[Source records]
----------

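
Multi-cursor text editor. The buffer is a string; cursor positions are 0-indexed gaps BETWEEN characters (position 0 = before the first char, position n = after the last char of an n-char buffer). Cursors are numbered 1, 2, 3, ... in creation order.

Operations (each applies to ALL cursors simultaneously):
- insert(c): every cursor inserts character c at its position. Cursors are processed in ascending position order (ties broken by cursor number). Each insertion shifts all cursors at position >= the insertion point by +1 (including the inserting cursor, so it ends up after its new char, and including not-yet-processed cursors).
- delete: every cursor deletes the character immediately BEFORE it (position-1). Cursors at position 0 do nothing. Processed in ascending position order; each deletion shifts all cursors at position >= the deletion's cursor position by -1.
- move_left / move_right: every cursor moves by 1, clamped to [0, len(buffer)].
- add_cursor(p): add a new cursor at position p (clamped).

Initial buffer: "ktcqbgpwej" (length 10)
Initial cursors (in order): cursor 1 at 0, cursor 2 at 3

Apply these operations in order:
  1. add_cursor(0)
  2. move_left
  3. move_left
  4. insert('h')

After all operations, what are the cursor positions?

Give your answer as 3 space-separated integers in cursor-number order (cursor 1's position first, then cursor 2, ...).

After op 1 (add_cursor(0)): buffer="ktcqbgpwej" (len 10), cursors c1@0 c3@0 c2@3, authorship ..........
After op 2 (move_left): buffer="ktcqbgpwej" (len 10), cursors c1@0 c3@0 c2@2, authorship ..........
After op 3 (move_left): buffer="ktcqbgpwej" (len 10), cursors c1@0 c3@0 c2@1, authorship ..........
After op 4 (insert('h')): buffer="hhkhtcqbgpwej" (len 13), cursors c1@2 c3@2 c2@4, authorship 13.2.........

Answer: 2 4 2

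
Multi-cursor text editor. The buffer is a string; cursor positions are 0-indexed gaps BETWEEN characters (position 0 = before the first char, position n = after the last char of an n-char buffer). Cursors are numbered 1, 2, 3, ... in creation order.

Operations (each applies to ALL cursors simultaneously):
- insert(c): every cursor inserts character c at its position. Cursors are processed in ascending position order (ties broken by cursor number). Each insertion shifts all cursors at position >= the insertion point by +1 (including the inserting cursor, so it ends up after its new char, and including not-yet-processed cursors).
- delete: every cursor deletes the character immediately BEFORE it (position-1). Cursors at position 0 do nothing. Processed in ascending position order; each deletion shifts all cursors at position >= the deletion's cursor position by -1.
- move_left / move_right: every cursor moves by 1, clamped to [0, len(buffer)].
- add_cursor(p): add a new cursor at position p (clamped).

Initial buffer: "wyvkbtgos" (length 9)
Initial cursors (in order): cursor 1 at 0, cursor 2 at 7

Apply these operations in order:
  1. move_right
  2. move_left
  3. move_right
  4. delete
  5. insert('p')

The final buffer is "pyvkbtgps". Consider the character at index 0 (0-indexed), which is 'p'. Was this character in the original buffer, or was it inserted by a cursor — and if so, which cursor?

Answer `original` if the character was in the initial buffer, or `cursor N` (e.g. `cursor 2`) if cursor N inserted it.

After op 1 (move_right): buffer="wyvkbtgos" (len 9), cursors c1@1 c2@8, authorship .........
After op 2 (move_left): buffer="wyvkbtgos" (len 9), cursors c1@0 c2@7, authorship .........
After op 3 (move_right): buffer="wyvkbtgos" (len 9), cursors c1@1 c2@8, authorship .........
After op 4 (delete): buffer="yvkbtgs" (len 7), cursors c1@0 c2@6, authorship .......
After op 5 (insert('p')): buffer="pyvkbtgps" (len 9), cursors c1@1 c2@8, authorship 1......2.
Authorship (.=original, N=cursor N): 1 . . . . . . 2 .
Index 0: author = 1

Answer: cursor 1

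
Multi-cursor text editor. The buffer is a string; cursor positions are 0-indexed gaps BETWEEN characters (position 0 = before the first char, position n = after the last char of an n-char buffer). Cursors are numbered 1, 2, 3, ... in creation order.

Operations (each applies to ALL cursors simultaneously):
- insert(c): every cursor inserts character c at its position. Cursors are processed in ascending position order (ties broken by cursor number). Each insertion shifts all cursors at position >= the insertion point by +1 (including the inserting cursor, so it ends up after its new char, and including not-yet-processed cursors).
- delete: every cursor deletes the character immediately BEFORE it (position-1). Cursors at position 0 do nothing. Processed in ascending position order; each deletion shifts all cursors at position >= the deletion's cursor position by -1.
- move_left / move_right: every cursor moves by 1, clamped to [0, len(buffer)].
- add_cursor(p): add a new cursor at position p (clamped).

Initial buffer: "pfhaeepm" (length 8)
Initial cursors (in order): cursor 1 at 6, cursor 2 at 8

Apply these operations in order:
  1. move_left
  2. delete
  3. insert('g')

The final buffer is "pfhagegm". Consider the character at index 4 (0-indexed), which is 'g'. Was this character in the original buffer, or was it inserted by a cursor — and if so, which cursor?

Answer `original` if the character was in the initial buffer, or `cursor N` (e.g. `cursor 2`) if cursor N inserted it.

Answer: cursor 1

Derivation:
After op 1 (move_left): buffer="pfhaeepm" (len 8), cursors c1@5 c2@7, authorship ........
After op 2 (delete): buffer="pfhaem" (len 6), cursors c1@4 c2@5, authorship ......
After op 3 (insert('g')): buffer="pfhagegm" (len 8), cursors c1@5 c2@7, authorship ....1.2.
Authorship (.=original, N=cursor N): . . . . 1 . 2 .
Index 4: author = 1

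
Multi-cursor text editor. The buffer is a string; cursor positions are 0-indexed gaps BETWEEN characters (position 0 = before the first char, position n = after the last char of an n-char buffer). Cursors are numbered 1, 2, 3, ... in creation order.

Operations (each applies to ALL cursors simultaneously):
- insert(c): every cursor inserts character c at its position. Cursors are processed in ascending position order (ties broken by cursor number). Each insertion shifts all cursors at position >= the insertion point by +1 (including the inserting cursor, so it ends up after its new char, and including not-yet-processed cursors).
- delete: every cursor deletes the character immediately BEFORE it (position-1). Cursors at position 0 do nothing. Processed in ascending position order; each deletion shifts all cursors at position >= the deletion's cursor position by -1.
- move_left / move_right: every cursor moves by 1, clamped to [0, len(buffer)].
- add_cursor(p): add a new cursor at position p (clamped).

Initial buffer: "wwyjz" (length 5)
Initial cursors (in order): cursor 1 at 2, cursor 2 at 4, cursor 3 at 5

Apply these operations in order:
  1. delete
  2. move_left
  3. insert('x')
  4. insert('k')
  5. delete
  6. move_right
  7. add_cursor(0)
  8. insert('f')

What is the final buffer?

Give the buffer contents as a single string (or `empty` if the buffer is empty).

After op 1 (delete): buffer="wy" (len 2), cursors c1@1 c2@2 c3@2, authorship ..
After op 2 (move_left): buffer="wy" (len 2), cursors c1@0 c2@1 c3@1, authorship ..
After op 3 (insert('x')): buffer="xwxxy" (len 5), cursors c1@1 c2@4 c3@4, authorship 1.23.
After op 4 (insert('k')): buffer="xkwxxkky" (len 8), cursors c1@2 c2@7 c3@7, authorship 11.2323.
After op 5 (delete): buffer="xwxxy" (len 5), cursors c1@1 c2@4 c3@4, authorship 1.23.
After op 6 (move_right): buffer="xwxxy" (len 5), cursors c1@2 c2@5 c3@5, authorship 1.23.
After op 7 (add_cursor(0)): buffer="xwxxy" (len 5), cursors c4@0 c1@2 c2@5 c3@5, authorship 1.23.
After op 8 (insert('f')): buffer="fxwfxxyff" (len 9), cursors c4@1 c1@4 c2@9 c3@9, authorship 41.123.23

Answer: fxwfxxyff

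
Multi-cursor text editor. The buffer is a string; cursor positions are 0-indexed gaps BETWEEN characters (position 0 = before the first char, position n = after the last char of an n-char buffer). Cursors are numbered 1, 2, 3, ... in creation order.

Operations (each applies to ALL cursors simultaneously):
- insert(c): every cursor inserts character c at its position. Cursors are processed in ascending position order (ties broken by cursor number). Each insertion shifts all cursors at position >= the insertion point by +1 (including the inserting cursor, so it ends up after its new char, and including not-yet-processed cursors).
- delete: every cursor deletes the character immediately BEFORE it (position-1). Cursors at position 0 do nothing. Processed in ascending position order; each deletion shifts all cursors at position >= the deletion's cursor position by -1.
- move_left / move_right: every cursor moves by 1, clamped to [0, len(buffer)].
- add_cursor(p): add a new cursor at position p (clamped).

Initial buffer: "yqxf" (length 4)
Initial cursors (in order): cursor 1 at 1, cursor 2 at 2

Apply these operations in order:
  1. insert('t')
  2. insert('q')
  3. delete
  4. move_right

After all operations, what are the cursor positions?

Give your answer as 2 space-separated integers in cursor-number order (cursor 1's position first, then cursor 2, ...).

After op 1 (insert('t')): buffer="ytqtxf" (len 6), cursors c1@2 c2@4, authorship .1.2..
After op 2 (insert('q')): buffer="ytqqtqxf" (len 8), cursors c1@3 c2@6, authorship .11.22..
After op 3 (delete): buffer="ytqtxf" (len 6), cursors c1@2 c2@4, authorship .1.2..
After op 4 (move_right): buffer="ytqtxf" (len 6), cursors c1@3 c2@5, authorship .1.2..

Answer: 3 5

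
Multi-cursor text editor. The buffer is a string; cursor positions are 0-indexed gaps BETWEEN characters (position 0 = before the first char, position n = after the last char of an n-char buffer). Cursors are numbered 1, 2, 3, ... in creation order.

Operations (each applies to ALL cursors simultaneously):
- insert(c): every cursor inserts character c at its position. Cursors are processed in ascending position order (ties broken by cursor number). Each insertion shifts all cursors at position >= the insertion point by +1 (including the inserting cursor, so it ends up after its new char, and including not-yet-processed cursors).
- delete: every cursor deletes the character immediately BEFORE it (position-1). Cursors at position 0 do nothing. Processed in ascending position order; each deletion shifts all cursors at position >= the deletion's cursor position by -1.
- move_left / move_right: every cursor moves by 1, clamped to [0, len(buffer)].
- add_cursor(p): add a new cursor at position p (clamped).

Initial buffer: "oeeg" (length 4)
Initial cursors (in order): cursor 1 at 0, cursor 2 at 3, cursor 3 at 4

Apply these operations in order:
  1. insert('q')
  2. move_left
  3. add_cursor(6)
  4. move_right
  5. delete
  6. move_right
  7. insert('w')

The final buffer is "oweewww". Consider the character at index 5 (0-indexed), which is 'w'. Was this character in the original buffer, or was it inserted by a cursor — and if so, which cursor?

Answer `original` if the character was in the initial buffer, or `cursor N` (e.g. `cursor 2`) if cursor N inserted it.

After op 1 (insert('q')): buffer="qoeeqgq" (len 7), cursors c1@1 c2@5 c3@7, authorship 1...2.3
After op 2 (move_left): buffer="qoeeqgq" (len 7), cursors c1@0 c2@4 c3@6, authorship 1...2.3
After op 3 (add_cursor(6)): buffer="qoeeqgq" (len 7), cursors c1@0 c2@4 c3@6 c4@6, authorship 1...2.3
After op 4 (move_right): buffer="qoeeqgq" (len 7), cursors c1@1 c2@5 c3@7 c4@7, authorship 1...2.3
After op 5 (delete): buffer="oee" (len 3), cursors c1@0 c2@3 c3@3 c4@3, authorship ...
After op 6 (move_right): buffer="oee" (len 3), cursors c1@1 c2@3 c3@3 c4@3, authorship ...
After op 7 (insert('w')): buffer="oweewww" (len 7), cursors c1@2 c2@7 c3@7 c4@7, authorship .1..234
Authorship (.=original, N=cursor N): . 1 . . 2 3 4
Index 5: author = 3

Answer: cursor 3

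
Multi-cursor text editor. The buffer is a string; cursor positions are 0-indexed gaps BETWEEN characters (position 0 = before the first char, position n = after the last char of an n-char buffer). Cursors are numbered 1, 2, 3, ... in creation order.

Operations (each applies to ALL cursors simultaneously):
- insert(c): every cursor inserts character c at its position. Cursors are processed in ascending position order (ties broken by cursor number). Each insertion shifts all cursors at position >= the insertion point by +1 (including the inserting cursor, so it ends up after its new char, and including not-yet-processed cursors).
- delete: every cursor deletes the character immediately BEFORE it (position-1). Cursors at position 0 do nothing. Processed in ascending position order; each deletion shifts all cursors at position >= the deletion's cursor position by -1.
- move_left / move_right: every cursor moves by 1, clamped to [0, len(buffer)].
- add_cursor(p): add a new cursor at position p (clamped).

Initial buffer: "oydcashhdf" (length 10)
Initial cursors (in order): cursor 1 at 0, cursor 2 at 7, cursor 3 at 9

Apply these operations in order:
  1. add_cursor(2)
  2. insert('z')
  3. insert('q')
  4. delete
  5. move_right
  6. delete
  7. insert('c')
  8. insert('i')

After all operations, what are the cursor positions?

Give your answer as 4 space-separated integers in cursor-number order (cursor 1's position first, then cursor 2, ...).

After op 1 (add_cursor(2)): buffer="oydcashhdf" (len 10), cursors c1@0 c4@2 c2@7 c3@9, authorship ..........
After op 2 (insert('z')): buffer="zoyzdcashzhdzf" (len 14), cursors c1@1 c4@4 c2@10 c3@13, authorship 1..4.....2..3.
After op 3 (insert('q')): buffer="zqoyzqdcashzqhdzqf" (len 18), cursors c1@2 c4@6 c2@13 c3@17, authorship 11..44.....22..33.
After op 4 (delete): buffer="zoyzdcashzhdzf" (len 14), cursors c1@1 c4@4 c2@10 c3@13, authorship 1..4.....2..3.
After op 5 (move_right): buffer="zoyzdcashzhdzf" (len 14), cursors c1@2 c4@5 c2@11 c3@14, authorship 1..4.....2..3.
After op 6 (delete): buffer="zyzcashzdz" (len 10), cursors c1@1 c4@3 c2@8 c3@10, authorship 1.4....2.3
After op 7 (insert('c')): buffer="zcyzccashzcdzc" (len 14), cursors c1@2 c4@5 c2@11 c3@14, authorship 11.44....22.33
After op 8 (insert('i')): buffer="zciyzcicashzcidzci" (len 18), cursors c1@3 c4@7 c2@14 c3@18, authorship 111.444....222.333

Answer: 3 14 18 7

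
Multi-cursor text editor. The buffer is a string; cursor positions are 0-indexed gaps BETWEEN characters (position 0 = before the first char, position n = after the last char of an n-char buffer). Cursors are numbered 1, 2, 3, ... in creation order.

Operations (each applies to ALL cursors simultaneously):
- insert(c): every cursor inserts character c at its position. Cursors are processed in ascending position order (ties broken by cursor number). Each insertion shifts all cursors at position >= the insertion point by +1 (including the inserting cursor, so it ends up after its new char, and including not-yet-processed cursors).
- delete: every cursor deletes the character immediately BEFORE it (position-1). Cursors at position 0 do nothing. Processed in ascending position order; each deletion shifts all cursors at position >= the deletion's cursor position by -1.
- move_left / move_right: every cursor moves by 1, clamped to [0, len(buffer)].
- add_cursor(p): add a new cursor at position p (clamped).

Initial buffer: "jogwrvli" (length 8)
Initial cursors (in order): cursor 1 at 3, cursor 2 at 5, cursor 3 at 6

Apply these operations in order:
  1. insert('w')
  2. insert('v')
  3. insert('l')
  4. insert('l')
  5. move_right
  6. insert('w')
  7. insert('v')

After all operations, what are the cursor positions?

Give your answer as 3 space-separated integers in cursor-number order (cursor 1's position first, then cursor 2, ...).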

----------

- WHAT IS BEING ASKED:
Answer with one number only: how many lines above contain the word "which".

- EXERCISE SOLUTION:
3